§ **TASK DIRECTIONS**: Report the count of lines in the records that contain "size", without any added text.

Saved entries:
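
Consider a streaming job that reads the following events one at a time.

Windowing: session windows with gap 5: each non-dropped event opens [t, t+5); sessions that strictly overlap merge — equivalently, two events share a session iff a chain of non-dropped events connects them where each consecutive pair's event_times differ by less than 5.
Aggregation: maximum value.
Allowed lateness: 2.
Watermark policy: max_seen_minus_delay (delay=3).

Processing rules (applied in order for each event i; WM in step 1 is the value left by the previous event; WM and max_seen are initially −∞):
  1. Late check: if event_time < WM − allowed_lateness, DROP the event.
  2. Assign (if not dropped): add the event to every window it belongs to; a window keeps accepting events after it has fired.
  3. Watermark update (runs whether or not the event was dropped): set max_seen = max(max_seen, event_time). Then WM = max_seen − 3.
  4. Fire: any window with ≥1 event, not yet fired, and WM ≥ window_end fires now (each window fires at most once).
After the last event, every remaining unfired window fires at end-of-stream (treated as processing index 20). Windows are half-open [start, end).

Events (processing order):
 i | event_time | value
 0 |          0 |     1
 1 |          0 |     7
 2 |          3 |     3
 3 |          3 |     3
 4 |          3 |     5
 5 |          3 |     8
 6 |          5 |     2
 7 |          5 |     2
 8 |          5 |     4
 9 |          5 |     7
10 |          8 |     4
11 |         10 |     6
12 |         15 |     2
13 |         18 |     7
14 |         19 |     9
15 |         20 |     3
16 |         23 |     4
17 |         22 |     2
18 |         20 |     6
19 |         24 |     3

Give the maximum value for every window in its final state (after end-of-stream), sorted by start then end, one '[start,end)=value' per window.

[0,15)=8 [15,29)=9

i=0 t=0 v=1: → [0,5); WM=-3
i=1 t=0 v=7: → [0,5); WM=-3
i=2 t=3 v=3: → [0,8); WM=0
i=3 t=3 v=3: → [0,8); WM=0
i=4 t=3 v=5: → [0,8); WM=0
i=5 t=3 v=8: → [0,8); WM=0
i=6 t=5 v=2: → [0,10); WM=2
i=7 t=5 v=2: → [0,10); WM=2
i=8 t=5 v=4: → [0,10); WM=2
i=9 t=5 v=7: → [0,10); WM=2
i=10 t=8 v=4: → [0,13); WM=5
i=11 t=10 v=6: → [0,15); WM=7
i=12 t=15 v=2: → [15,20); WM=12
i=13 t=18 v=7: → [15,23); WM=15
i=14 t=19 v=9: → [15,24); WM=16
i=15 t=20 v=3: → [15,25); WM=17
i=16 t=23 v=4: → [15,28); WM=20
i=17 t=22 v=2: → [15,28); WM=20
i=18 t=20 v=6: → [15,28); WM=20
i=19 t=24 v=3: → [15,29); WM=21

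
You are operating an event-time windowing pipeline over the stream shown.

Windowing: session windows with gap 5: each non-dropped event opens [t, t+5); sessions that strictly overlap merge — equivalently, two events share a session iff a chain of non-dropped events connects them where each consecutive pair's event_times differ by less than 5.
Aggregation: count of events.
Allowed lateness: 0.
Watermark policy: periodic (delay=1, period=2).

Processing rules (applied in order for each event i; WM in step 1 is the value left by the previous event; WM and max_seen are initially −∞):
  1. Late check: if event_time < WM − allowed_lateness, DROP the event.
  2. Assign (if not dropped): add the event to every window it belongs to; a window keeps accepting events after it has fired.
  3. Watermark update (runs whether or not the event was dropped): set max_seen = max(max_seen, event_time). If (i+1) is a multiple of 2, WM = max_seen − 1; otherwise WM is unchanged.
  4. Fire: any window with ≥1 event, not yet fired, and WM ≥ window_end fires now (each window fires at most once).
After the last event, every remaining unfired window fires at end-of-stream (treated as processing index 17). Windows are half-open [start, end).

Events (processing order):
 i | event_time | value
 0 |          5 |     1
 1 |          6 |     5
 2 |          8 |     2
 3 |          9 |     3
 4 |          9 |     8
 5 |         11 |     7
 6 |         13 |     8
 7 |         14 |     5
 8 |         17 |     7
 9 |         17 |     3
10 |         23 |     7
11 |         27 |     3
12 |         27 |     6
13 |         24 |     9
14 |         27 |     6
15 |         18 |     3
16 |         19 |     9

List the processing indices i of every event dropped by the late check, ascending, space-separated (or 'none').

13 15 16

i=0 t=5 v=1: → [5,10); WM=−∞
i=1 t=6 v=5: → [5,11); WM=5
i=2 t=8 v=2: → [5,13); WM=5
i=3 t=9 v=3: → [5,14); WM=8
i=4 t=9 v=8: → [5,14); WM=8
i=5 t=11 v=7: → [5,16); WM=10
i=6 t=13 v=8: → [5,18); WM=10
i=7 t=14 v=5: → [5,19); WM=13
i=8 t=17 v=7: → [5,22); WM=13
i=9 t=17 v=3: → [5,22); WM=16
i=10 t=23 v=7: → [23,28); WM=16
i=11 t=27 v=3: → [23,32); WM=26
i=12 t=27 v=6: → [23,32); WM=26
i=13 t=24 v=9: DROP (t<26-0); WM=26
i=14 t=27 v=6: → [23,32); WM=26
i=15 t=18 v=3: DROP (t<26-0); WM=26
i=16 t=19 v=9: DROP (t<26-0); WM=26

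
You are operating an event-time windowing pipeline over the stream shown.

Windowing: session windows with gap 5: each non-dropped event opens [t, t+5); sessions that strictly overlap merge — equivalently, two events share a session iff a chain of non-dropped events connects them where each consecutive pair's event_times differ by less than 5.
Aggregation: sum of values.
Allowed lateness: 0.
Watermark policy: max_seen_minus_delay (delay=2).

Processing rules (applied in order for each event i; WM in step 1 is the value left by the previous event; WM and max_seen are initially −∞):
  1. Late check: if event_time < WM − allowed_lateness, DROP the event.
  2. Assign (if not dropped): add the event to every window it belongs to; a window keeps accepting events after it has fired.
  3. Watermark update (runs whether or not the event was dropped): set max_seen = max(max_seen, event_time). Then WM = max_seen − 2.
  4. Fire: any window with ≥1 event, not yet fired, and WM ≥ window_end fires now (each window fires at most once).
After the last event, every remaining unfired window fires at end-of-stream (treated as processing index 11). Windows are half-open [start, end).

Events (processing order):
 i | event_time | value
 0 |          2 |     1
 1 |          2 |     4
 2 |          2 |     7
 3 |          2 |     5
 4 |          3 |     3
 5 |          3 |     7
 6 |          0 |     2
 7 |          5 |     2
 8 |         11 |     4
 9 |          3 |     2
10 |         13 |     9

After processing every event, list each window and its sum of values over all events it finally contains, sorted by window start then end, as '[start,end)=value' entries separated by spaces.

[2,10)=29 [11,18)=13

i=0 t=2 v=1: → [2,7); WM=0
i=1 t=2 v=4: → [2,7); WM=0
i=2 t=2 v=7: → [2,7); WM=0
i=3 t=2 v=5: → [2,7); WM=0
i=4 t=3 v=3: → [2,8); WM=1
i=5 t=3 v=7: → [2,8); WM=1
i=6 t=0 v=2: DROP (t<1-0); WM=1
i=7 t=5 v=2: → [2,10); WM=3
i=8 t=11 v=4: → [11,16); WM=9
i=9 t=3 v=2: DROP (t<9-0); WM=9
i=10 t=13 v=9: → [11,18); WM=11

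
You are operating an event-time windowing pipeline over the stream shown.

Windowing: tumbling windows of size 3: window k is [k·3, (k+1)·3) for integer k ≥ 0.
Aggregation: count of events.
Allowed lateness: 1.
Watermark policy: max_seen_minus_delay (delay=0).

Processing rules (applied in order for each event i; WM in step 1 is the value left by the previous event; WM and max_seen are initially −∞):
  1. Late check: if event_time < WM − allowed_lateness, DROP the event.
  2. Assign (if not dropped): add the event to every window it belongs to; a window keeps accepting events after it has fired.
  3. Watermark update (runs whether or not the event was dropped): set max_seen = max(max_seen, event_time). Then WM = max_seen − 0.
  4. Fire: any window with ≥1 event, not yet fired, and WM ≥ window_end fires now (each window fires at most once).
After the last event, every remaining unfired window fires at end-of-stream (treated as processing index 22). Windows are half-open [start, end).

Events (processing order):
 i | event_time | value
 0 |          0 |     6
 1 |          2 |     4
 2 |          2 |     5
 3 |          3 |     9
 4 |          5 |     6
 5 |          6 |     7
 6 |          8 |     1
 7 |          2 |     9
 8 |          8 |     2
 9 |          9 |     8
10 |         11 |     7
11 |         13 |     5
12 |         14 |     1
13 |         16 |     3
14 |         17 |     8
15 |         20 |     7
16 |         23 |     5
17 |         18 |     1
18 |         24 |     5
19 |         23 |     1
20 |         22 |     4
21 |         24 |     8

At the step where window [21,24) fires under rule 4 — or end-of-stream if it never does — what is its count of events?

1

i=0 t=0 v=6: → [0,3); WM=0
i=1 t=2 v=4: → [0,3); WM=2
i=2 t=2 v=5: → [0,3); WM=2
i=3 t=3 v=9: → [3,6); WM=3; [0,3) fires=3
i=4 t=5 v=6: → [3,6); WM=5
i=5 t=6 v=7: → [6,9); WM=6; [3,6) fires=2
i=6 t=8 v=1: → [6,9); WM=8
i=7 t=2 v=9: DROP (t<8-1); WM=8
i=8 t=8 v=2: → [6,9); WM=8
i=9 t=9 v=8: → [9,12); WM=9; [6,9) fires=3
i=10 t=11 v=7: → [9,12); WM=11
i=11 t=13 v=5: → [12,15); WM=13; [9,12) fires=2
i=12 t=14 v=1: → [12,15); WM=14
i=13 t=16 v=3: → [15,18); WM=16; [12,15) fires=2
i=14 t=17 v=8: → [15,18); WM=17
i=15 t=20 v=7: → [18,21); WM=20; [15,18) fires=2
i=16 t=23 v=5: → [21,24); WM=23; [18,21) fires=1
i=17 t=18 v=1: DROP (t<23-1); WM=23
i=18 t=24 v=5: → [24,27); WM=24; [21,24) fires=1
i=19 t=23 v=1: → [21,24); WM=24
i=20 t=22 v=4: DROP (t<24-1); WM=24
i=21 t=24 v=8: → [24,27); WM=24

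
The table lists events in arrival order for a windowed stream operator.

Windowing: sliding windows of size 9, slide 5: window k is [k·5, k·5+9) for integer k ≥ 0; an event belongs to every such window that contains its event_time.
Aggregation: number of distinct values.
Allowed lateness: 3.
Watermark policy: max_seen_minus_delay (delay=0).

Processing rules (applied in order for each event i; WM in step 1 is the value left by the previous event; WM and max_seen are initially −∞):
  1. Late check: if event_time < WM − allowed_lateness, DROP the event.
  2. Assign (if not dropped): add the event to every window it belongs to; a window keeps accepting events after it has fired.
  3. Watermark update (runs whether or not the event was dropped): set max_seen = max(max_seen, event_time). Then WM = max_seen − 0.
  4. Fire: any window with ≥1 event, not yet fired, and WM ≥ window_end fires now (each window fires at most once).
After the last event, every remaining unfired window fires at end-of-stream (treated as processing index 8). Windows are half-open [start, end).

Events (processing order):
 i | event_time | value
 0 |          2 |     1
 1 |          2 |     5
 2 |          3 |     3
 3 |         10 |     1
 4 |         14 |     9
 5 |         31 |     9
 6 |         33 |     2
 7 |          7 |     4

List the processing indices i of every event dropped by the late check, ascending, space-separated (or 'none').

7

i=0 t=2 v=1: → [0,9); WM=2
i=1 t=2 v=5: → [0,9); WM=2
i=2 t=3 v=3: → [0,9); WM=3
i=3 t=10 v=1: → [10,19),[5,14); WM=10; [0,9) fires=3
i=4 t=14 v=9: → [10,19); WM=14; [5,14) fires=1
i=5 t=31 v=9: → [30,39),[25,34); WM=31; [10,19) fires=2
i=6 t=33 v=2: → [30,39),[25,34); WM=33
i=7 t=7 v=4: DROP (t<33-3); WM=33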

§ **YOUR SOLUTION**: 2